== WHAT YOU WILL DO ==
Beneath this task are records; print exactly the stretch of them from the line with "8. add_edge(H, B)" through the line with "What is the topological level of node G?", both ends included.

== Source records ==
* * * *

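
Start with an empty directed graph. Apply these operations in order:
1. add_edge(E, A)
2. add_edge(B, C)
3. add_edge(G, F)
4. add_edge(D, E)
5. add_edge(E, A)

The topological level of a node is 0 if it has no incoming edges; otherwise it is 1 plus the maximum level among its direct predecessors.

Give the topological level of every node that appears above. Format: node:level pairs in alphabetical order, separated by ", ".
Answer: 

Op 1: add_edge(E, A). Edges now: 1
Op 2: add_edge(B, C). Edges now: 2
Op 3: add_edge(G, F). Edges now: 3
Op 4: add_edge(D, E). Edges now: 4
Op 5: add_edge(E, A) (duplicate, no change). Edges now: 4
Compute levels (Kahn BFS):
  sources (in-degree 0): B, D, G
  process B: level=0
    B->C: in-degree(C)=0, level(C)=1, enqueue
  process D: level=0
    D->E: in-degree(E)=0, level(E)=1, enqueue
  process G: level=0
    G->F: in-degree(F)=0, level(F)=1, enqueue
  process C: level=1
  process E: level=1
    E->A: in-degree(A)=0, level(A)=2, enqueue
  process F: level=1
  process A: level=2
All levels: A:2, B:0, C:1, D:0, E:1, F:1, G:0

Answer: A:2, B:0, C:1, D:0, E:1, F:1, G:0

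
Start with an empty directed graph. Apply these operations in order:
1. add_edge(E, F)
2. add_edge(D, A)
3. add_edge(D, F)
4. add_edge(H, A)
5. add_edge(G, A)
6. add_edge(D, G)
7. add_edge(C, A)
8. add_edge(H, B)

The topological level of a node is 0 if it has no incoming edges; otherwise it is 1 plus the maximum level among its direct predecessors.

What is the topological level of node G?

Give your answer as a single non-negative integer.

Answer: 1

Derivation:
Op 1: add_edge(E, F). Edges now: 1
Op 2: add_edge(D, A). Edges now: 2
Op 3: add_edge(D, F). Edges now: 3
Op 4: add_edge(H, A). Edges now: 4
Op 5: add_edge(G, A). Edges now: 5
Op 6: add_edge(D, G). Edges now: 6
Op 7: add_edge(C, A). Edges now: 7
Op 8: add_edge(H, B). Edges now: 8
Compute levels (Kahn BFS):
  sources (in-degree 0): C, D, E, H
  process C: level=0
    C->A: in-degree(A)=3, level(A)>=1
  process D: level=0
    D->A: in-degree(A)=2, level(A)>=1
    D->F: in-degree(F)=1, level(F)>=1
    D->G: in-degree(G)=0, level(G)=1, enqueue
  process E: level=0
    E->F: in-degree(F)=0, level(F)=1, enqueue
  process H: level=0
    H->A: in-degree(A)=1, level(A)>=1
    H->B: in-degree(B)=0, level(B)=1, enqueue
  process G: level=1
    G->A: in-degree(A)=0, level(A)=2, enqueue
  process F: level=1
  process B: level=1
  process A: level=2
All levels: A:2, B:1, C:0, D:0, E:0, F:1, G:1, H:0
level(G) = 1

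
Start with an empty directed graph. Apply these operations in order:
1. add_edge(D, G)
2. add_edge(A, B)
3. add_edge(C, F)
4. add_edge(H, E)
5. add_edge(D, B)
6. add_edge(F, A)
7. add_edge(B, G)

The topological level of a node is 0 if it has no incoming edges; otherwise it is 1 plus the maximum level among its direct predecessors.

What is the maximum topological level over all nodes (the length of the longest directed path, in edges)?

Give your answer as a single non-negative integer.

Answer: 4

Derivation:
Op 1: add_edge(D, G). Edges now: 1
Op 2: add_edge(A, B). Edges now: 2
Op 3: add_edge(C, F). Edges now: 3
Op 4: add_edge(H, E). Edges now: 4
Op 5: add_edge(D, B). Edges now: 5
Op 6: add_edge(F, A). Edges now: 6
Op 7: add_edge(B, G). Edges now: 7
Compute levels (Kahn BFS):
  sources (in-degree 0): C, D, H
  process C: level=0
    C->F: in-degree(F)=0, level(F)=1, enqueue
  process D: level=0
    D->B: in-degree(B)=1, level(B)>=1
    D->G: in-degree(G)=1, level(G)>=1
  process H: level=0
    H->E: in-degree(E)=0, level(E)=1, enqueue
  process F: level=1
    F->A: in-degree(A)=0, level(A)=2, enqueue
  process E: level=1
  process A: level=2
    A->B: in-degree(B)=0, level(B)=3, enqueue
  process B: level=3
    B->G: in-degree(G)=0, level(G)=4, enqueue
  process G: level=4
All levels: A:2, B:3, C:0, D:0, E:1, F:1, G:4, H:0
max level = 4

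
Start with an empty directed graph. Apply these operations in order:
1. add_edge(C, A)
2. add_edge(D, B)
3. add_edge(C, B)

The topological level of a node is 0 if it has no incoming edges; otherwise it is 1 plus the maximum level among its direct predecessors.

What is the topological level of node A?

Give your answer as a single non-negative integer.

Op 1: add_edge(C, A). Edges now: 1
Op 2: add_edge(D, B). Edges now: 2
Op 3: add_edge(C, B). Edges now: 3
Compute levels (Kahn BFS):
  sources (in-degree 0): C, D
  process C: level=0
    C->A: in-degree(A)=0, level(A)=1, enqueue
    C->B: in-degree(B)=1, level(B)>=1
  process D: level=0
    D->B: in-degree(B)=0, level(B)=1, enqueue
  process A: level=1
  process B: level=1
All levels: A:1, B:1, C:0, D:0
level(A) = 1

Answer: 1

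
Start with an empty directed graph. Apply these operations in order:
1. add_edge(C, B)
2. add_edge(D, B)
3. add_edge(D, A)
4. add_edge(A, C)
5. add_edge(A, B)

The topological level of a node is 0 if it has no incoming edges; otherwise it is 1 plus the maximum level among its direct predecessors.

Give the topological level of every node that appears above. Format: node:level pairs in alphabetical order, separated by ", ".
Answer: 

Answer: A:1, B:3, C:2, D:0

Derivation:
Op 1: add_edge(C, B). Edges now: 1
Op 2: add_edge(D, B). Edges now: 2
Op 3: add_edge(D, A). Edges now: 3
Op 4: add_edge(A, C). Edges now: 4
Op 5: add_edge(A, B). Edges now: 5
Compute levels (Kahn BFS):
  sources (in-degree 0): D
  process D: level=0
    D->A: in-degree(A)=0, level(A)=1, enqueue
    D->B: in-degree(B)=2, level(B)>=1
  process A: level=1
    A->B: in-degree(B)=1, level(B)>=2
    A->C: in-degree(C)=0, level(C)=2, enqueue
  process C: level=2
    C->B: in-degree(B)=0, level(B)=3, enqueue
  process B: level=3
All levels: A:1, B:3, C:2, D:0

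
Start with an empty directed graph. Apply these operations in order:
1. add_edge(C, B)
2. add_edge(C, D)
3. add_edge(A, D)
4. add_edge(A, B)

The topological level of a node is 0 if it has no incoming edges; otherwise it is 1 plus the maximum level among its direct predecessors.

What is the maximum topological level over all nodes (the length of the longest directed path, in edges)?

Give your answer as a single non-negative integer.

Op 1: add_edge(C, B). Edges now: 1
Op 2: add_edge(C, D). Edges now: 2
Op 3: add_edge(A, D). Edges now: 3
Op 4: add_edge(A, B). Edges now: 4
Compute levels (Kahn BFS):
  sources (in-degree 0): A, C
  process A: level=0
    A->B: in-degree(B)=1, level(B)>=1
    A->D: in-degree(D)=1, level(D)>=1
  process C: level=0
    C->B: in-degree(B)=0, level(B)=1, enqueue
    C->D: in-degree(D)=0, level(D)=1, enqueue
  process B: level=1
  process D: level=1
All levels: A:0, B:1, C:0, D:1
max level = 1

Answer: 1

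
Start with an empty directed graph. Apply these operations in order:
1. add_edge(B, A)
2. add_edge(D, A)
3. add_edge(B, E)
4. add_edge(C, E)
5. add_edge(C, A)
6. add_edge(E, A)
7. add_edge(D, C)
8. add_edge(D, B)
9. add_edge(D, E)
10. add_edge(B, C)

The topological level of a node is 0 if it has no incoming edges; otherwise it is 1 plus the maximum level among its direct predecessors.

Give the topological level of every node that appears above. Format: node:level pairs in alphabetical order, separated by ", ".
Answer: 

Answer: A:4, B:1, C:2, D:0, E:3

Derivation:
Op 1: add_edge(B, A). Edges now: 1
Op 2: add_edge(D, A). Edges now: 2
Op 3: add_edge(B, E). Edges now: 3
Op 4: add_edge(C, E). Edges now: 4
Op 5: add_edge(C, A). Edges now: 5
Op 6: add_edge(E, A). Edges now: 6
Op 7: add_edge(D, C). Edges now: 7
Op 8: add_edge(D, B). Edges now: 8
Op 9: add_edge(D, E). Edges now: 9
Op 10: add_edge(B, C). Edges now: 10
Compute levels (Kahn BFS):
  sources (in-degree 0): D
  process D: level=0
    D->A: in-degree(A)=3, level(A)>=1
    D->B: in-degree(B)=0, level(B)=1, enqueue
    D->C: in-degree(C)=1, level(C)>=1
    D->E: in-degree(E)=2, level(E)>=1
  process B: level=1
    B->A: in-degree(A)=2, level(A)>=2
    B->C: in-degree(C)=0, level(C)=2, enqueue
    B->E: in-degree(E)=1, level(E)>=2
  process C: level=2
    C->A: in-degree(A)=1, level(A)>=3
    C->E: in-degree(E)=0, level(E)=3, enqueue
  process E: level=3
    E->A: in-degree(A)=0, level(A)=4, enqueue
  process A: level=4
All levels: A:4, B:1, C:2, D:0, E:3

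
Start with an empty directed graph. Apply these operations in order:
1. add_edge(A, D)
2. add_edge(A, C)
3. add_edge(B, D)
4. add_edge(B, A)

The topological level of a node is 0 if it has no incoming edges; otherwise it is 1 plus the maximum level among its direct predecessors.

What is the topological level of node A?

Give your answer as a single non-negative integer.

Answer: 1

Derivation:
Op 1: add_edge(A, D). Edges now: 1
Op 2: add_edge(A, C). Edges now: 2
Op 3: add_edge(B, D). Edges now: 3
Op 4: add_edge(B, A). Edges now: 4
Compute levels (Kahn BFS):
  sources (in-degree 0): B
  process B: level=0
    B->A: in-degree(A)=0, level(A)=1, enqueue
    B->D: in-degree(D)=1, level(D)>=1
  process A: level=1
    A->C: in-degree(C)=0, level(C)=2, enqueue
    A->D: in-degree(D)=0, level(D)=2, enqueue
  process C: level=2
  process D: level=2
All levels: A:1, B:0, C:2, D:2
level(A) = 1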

* * * *

== EXERCISE SOLUTION ==
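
8. add_edge(H, B)

The topological level of a node is 0 if it has no incoming edges; otherwise it is 1 plus the maximum level among its direct predecessors.

What is the topological level of node G?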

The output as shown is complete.